== Exercise inputs
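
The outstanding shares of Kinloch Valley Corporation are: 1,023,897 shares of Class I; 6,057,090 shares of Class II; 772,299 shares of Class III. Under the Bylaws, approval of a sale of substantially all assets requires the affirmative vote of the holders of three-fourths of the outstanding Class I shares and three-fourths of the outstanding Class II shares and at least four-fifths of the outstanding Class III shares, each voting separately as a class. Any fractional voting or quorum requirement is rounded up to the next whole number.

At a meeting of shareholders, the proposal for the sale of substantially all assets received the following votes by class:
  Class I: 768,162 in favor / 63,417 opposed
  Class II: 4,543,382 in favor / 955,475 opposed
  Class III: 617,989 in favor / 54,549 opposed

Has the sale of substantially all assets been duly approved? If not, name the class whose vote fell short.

Approved — every class gave the required vote.

Class I: 3/4 of 1023897 = 767922.75, rounded up to 767923; 767,923 required, 768,162 in favor — approved.
Class II: 3/4 of 6057090 = 4542817.50, rounded up to 4542818; 4,542,818 required, 4,543,382 in favor — approved.
Class III: 4/5 of 772299 = 617839.20, rounded up to 617840; 617,840 required, 617,989 in favor — approved.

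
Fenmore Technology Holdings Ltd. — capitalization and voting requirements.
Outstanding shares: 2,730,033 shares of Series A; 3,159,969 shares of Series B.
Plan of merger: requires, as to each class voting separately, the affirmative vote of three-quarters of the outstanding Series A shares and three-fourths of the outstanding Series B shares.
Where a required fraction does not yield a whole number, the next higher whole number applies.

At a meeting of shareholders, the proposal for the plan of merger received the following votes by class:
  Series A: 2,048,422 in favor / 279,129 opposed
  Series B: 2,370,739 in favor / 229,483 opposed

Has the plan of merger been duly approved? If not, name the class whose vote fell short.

Approved — every class gave the required vote.

Series A: 3/4 of 2730033 = 2047524.75, rounded up to 2047525; 2,047,525 required, 2,048,422 in favor — approved.
Series B: 3/4 of 3159969 = 2369976.75, rounded up to 2369977; 2,369,977 required, 2,370,739 in favor — approved.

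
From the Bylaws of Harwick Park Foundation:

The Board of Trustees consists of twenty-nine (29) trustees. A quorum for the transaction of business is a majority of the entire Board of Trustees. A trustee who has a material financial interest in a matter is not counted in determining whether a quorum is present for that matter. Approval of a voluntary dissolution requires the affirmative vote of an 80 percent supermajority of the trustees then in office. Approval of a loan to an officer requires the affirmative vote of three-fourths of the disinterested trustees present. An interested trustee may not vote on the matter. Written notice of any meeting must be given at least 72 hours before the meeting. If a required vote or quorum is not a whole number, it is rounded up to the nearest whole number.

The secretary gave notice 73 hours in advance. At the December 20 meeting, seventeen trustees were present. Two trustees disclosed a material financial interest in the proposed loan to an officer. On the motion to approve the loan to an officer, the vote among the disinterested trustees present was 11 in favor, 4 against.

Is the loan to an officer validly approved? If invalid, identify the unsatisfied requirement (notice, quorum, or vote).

Notice: 73 hours given; 72 required (73 ≥ 72). Satisfied.
Quorum: 17 present, but the 2 interested trustees do not count, leaving 15. Quorum is 15. Satisfied.
Vote: the loan to an officer requires three-fourths of the disinterested trustees present (17 − 2 = 15). 3/4 of 15 = 11.25, rounded up to 12, so 12 affirmative votes are needed; 11 voted in favor. Not satisfied.

Invalid — vote requirement not satisfied.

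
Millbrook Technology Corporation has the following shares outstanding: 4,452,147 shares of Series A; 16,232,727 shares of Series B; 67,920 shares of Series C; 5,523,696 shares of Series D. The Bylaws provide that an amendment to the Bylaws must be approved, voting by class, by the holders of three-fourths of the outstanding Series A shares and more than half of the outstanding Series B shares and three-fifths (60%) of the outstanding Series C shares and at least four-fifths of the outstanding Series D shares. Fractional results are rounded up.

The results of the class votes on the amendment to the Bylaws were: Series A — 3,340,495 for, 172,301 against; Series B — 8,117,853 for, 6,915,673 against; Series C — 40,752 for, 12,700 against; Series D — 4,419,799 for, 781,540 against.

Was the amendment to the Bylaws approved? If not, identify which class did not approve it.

Approved — every class gave the required vote.

Series A: 3/4 of 4452147 = 3339110.25, rounded up to 3339111; 3,339,111 required, 3,340,495 in favor — approved.
Series B: a majority of 16232727 is 8116364; 8,116,364 required, 8,117,853 in favor — approved.
Series C: 3/5 of 67920 = 40752; 40,752 required, 40,752 in favor — approved.
Series D: 4/5 of 5523696 = 4418956.80, rounded up to 4418957; 4,418,957 required, 4,419,799 in favor — approved.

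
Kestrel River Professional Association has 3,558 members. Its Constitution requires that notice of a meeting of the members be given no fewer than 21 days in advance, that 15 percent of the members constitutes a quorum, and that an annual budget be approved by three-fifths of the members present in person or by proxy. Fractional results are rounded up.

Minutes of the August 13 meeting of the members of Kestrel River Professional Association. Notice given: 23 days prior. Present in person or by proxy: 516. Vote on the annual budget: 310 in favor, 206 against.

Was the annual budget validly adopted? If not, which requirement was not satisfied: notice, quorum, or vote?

Invalid — quorum requirement not satisfied.

Notice: 23 days given; 21 required. Satisfied.
Quorum: 15% of 3,558 = 533.70, rounded up to 534; 516 present. Not satisfied.
Vote: requires three-fifths of those present (516); 3/5 of 516 = 309.60, rounded up to 310, so 310 needed; 310 in favor. Satisfied.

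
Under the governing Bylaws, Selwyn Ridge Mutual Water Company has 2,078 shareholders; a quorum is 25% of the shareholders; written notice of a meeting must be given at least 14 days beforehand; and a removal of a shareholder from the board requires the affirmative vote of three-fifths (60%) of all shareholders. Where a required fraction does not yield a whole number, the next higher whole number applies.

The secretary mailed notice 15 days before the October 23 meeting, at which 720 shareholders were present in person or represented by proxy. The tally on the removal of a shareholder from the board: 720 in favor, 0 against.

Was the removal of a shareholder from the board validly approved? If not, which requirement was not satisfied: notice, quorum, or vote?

Invalid — vote requirement not satisfied.

Notice: 15 days given; 14 required. Satisfied.
Quorum: 25% of 2,078 = 519.50, rounded up to 520; 720 present. Satisfied.
Vote: requires three-fifths of all shareholders (2,078); 3/5 of 2078 = 1246.80, rounded up to 1247, so 1,247 needed; 720 in favor. Not satisfied.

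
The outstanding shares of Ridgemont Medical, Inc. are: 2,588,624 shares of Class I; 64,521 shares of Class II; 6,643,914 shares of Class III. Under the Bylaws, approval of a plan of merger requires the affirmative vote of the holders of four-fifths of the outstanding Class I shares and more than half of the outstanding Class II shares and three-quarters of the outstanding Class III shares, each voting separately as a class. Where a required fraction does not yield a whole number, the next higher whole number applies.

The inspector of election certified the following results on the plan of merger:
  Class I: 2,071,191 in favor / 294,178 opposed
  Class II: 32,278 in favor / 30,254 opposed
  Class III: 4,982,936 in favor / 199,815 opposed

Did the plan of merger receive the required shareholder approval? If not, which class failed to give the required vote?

Class I: 4/5 of 2588624 = 2070899.20, rounded up to 2070900; 2,070,900 required, 2,071,191 in favor — approved.
Class II: a majority of 64521 is 32261; 32,261 required, 32,278 in favor — approved.
Class III: 3/4 of 6643914 = 4982935.50, rounded up to 4982936; 4,982,936 required, 4,982,936 in favor — approved.

Approved — every class gave the required vote.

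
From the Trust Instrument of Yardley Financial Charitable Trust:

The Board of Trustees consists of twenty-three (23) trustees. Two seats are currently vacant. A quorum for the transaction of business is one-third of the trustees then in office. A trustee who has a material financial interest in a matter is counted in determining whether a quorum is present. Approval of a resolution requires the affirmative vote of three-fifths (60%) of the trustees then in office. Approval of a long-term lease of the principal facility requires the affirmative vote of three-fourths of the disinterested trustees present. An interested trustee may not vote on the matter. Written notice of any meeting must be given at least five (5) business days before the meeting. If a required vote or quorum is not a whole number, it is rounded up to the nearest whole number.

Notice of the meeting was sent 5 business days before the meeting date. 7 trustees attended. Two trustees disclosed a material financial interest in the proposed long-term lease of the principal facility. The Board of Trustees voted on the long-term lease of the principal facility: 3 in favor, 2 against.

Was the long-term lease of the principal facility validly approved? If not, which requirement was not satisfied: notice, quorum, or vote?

Invalid — vote requirement not satisfied.

Notice: 5 business days given; 5 required (5 ≥ 5). Satisfied.
Quorum: 7 present (interested trustees count toward quorum); quorum is 7. Satisfied.
Vote: the long-term lease of the principal facility requires three-fourths of the disinterested trustees present (7 − 2 = 5). 3/4 of 5 = 3.75, rounded up to 4, so 4 affirmative votes are needed; 3 voted in favor. Not satisfied.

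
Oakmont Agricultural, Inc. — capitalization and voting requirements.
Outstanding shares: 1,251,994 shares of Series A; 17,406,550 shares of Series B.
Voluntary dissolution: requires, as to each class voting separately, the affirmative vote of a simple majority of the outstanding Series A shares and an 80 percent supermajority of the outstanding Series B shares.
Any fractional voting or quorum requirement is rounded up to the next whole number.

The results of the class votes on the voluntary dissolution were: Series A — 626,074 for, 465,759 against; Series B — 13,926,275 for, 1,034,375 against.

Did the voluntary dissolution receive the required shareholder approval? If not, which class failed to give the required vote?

Series A: a majority of 1251994 is 625998; 625,998 required, 626,074 in favor — approved.
Series B: 4/5 of 17406550 = 13925240; 13,925,240 required, 13,926,275 in favor — approved.

Approved — every class gave the required vote.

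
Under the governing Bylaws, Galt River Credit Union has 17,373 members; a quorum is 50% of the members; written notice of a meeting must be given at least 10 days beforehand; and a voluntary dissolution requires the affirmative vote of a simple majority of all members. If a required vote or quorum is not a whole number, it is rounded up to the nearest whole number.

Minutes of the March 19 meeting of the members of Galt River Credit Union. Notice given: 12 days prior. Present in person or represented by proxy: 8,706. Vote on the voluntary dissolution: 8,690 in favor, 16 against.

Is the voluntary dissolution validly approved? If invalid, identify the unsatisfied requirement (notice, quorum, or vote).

Valid — all requirements satisfied.

Notice: 12 days given; 10 required. Satisfied.
Quorum: 50% of 17,373 = 8,686.50, rounded up to 8,687; 8,706 present. Satisfied.
Vote: requires a majority of all members (17,373); a majority of 17373 is 8687, so 8,687 needed; 8,690 in favor. Satisfied.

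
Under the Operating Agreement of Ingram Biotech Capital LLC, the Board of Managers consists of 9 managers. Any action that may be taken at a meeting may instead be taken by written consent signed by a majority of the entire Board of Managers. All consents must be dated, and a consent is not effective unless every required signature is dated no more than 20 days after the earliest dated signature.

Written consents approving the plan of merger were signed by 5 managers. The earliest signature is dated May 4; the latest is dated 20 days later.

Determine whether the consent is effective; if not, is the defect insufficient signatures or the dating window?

Signatures required: a majority of 9 — a majority of 9 is 5, so 5 needed; 5 signed. Sufficient.
Dating window: the latest signature is 20 days after the earliest; the limit is 20 days. Within the window.

Effective — both the signature and dating-window requirements are satisfied.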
====
- Exercise goal
From the listing above, count the lines that include the word "Minutes" and give the total alone.

- Finished task
2